> ABOUT THIS TASK
Whenever the word "PlantID" appears in a line of the listing, copy that line.

(INFORMATION GIVEN begins)

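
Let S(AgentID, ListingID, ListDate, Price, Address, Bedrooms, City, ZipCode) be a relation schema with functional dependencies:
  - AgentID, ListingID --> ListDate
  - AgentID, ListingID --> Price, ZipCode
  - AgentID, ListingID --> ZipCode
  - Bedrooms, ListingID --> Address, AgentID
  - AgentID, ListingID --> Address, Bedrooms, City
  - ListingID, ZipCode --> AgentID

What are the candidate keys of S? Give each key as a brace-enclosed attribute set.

No FD produces {ListingID}, so it must be in every candidate key.
{AgentID, ListingID} is a candidate key since {AgentID, ListingID}⁺ = {Address, AgentID, Bedrooms, City, ListDate, ListingID, Price, ZipCode} covers every attribute.
{Bedrooms, ListingID} is a candidate key since {Bedrooms, ListingID}⁺ = {Address, AgentID, Bedrooms, City, ListDate, ListingID, Price, ZipCode} covers every attribute.
{ListingID, ZipCode} is a candidate key since {ListingID, ZipCode}⁺ = {Address, AgentID, Bedrooms, City, ListDate, ListingID, Price, ZipCode} covers every attribute.
Any other superkey properly contains one of these, so there are no further candidate keys.

{AgentID, ListingID}, {Bedrooms, ListingID}, {ListingID, ZipCode}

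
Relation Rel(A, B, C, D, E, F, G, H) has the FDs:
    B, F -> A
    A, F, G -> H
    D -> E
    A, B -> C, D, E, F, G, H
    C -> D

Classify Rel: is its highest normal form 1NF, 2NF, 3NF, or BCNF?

Candidate keys: {A, B}, {B, F}. Prime attributes: {A, B, F}.
For A, F, G -> H we have {A, F, G}⁺ = {A, F, G, H}; {A, F, G} is not a superkey, so BCNF fails.
Because {H} is non-prime and the left side of A, F, G -> H is not a superkey, the relation is not in 3NF.
Checking every proper subset of each key, none determines a non-prime attribute — 2NF is satisfied.

2NF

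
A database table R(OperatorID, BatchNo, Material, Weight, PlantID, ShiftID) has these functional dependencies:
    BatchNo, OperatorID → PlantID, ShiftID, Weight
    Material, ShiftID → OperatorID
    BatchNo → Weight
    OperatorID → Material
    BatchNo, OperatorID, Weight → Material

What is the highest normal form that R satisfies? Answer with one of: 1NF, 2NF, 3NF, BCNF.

1NF

Candidate keys: {BatchNo, Material, ShiftID}, {BatchNo, OperatorID}. Prime attributes: {BatchNo, Material, OperatorID, ShiftID}.
For Material, ShiftID → OperatorID we have {Material, ShiftID}⁺ = {Material, OperatorID, ShiftID}; {Material, ShiftID} is not a superkey, so BCNF fails.
BatchNo → Weight determines the non-prime attribute {Weight} from a non-superkey — 3NF is violated.
Since {BatchNo} ⊂ {BatchNo, OperatorID} and {BatchNo}⁺ ⊇ {Weight} with {Weight} non-prime, there is a partial dependency; 2NF fails.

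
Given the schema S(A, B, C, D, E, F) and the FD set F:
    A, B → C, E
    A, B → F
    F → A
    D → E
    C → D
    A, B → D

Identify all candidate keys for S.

{B} never appears on the right of any FD, so every key must include it.
Closure of {A, B} is {A, B, C, D, E, F}, the whole schema; {A, B} is a candidate key.
Closure of {B, F} is {A, B, C, D, E, F}, the whole schema; {B, F} is a candidate key.
These are minimal and exhaustive — every other superkey contains one of them.

{A, B}, {B, F}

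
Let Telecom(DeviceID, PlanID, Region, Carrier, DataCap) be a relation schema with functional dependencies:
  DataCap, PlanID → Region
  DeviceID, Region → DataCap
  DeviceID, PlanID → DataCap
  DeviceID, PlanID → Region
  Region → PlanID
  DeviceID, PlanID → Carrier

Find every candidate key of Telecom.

No FD produces {DeviceID}, so it must be in every candidate key.
{DeviceID, PlanID}⁺ = {Carrier, DataCap, DeviceID, PlanID, Region}, which is every attribute, so {DeviceID, PlanID} is a candidate key.
{DeviceID, Region}⁺ = {Carrier, DataCap, DeviceID, PlanID, Region}, which is every attribute, so {DeviceID, Region} is a candidate key.
These are minimal and exhaustive — every other superkey contains one of them.

{DeviceID, PlanID}, {DeviceID, Region}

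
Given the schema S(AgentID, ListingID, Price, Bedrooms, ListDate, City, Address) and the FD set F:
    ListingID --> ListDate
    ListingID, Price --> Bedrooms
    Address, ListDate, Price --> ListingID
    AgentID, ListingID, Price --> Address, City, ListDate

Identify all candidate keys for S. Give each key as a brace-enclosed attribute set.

No FD produces {AgentID, Price}, so they must be in every candidate key.
{AgentID, ListingID, Price}⁺ = {Address, AgentID, Bedrooms, City, ListDate, ListingID, Price}, which is every attribute, so {AgentID, ListingID, Price} is a candidate key.
{Address, AgentID, ListDate, Price}⁺ = {Address, AgentID, Bedrooms, City, ListDate, ListingID, Price}, which is every attribute, so {Address, AgentID, ListDate, Price} is a candidate key.
These are minimal and exhaustive — every other superkey contains one of them.

{Address, AgentID, ListDate, Price}, {AgentID, ListingID, Price}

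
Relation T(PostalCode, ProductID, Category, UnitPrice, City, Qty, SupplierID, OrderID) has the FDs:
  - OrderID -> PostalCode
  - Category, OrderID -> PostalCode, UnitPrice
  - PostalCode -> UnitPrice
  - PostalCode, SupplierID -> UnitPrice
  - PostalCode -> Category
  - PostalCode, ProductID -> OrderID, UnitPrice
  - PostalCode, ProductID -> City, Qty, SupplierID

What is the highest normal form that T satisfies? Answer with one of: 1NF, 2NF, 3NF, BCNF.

Candidate keys: {OrderID, ProductID}, {PostalCode, ProductID}. Prime attributes: {OrderID, PostalCode, ProductID}.
For OrderID -> PostalCode we have {OrderID}⁺ = {Category, OrderID, PostalCode, UnitPrice}; {OrderID} is not a superkey, so BCNF fails.
Category, OrderID -> PostalCode, UnitPrice determines the non-prime attribute {UnitPrice} from a non-superkey — 3NF is violated.
Since {OrderID} ⊂ {OrderID, ProductID} and {OrderID}⁺ ⊇ {Category, UnitPrice} with {Category, UnitPrice} non-prime, there is a partial dependency; 2NF fails.

1NF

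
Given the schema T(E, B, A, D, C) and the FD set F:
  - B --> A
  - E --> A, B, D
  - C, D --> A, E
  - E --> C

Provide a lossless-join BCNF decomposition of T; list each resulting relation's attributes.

{A, B}; {B, C, D, E}

Candidate keys of the original relation: {C, D}, {E}.
Within {A, B, C, D, E}: {B}⁺ ∩ {A, B, C, D, E} = {A, B}, not the whole set, so B --> A violates BCNF; decompose into {A, B} and {B, C, D, E}.
{A, B} has no BCNF violation.
{B, C, D, E} has no BCNF violation.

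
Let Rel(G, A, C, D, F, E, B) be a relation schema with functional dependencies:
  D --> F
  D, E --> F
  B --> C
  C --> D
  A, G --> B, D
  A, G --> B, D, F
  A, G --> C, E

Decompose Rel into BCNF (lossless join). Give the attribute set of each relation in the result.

{A, B, E, G}; {B, C}; {C, D}; {D, F}

Candidate key of the original relation: {A, G}.
In {A, B, C, D, E, F, G}, {D} is not a superkey ({D}⁺ restricted to this set is {D, F}), so split on D --> F into {D, F} and {A, B, C, D, E, G}.
{D, F} has no BCNF violation.
In {A, B, C, D, E, G}, {B} is not a superkey ({B}⁺ restricted to this set is {B, C, D}), so split on B --> C, D into {B, C, D} and {A, B, E, G}.
In {B, C, D}, {C} is not a superkey ({C}⁺ restricted to this set is {C, D}), so split on C --> D into {C, D} and {B, C}.
{C, D} has no BCNF violation.
{B, C} has no BCNF violation.
{A, B, E, G} has no BCNF violation.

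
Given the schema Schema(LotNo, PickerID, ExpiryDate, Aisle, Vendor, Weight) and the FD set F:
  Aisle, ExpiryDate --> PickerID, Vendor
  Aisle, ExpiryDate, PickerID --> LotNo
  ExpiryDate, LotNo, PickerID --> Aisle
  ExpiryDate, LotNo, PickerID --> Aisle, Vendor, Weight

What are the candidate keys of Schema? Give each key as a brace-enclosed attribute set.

Attributes never on any right-hand side: {ExpiryDate} — every candidate key must contain it.
{Aisle, ExpiryDate}⁺ = {Aisle, ExpiryDate, LotNo, PickerID, Vendor, Weight}, which is every attribute, so {Aisle, ExpiryDate} is a candidate key.
{ExpiryDate, LotNo, PickerID}⁺ = {Aisle, ExpiryDate, LotNo, PickerID, Vendor, Weight}, which is every attribute, so {ExpiryDate, LotNo, PickerID} is a candidate key.
Any other superkey properly contains one of these, so there are no further candidate keys.

{Aisle, ExpiryDate}, {ExpiryDate, LotNo, PickerID}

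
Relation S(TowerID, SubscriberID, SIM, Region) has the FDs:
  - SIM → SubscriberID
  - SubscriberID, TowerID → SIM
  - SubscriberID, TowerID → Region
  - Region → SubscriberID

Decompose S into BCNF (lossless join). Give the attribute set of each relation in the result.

Candidate keys of the original relation: {Region, TowerID}, {SIM, TowerID}, {SubscriberID, TowerID}.
Within {Region, SIM, SubscriberID, TowerID}: {SIM}⁺ ∩ {Region, SIM, SubscriberID, TowerID} = {SIM, SubscriberID}, not the whole set, so SIM → SubscriberID violates BCNF; decompose into {SIM, SubscriberID} and {Region, SIM, TowerID}.
{SIM, SubscriberID} has no BCNF violation.
{Region, SIM, TowerID} has no BCNF violation.

{Region, SIM, TowerID}; {SIM, SubscriberID}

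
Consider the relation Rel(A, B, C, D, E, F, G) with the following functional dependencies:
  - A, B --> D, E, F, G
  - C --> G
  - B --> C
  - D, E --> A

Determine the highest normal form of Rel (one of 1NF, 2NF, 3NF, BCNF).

Candidate keys: {A, B}, {B, D, E}. Prime attributes: {A, B, D, E}.
C --> G: {C}⁺ = {C, G}, which is not all of the attributes, so the left side is not a superkey — BCNF is violated.
Because {G} is non-prime and the left side of C --> G is not a superkey, the relation is not in 3NF.
Since {B} ⊂ {A, B} and {B}⁺ ⊇ {C, G} with {C, G} non-prime, there is a partial dependency; 2NF fails.

1NF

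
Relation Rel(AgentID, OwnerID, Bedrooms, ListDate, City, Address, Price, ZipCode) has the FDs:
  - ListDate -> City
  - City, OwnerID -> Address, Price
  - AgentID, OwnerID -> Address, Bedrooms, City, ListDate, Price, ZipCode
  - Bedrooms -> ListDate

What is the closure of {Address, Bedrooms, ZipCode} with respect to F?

Start with {Address, Bedrooms, ZipCode}.
Bedrooms -> ListDate applies; add {ListDate} → now {Address, Bedrooms, ListDate, ZipCode}.
ListDate -> City applies; add {City} → now {Address, Bedrooms, City, ListDate, ZipCode}.
No further FD applies.

{Address, Bedrooms, City, ListDate, ZipCode}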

(INFORMATION GIVEN ends)

> RESULT
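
A database table R(OperatorID, BatchNo, Material, Weight, PlantID, ShiftID) has these functional dependencies:
    BatchNo, OperatorID → PlantID, ShiftID, Weight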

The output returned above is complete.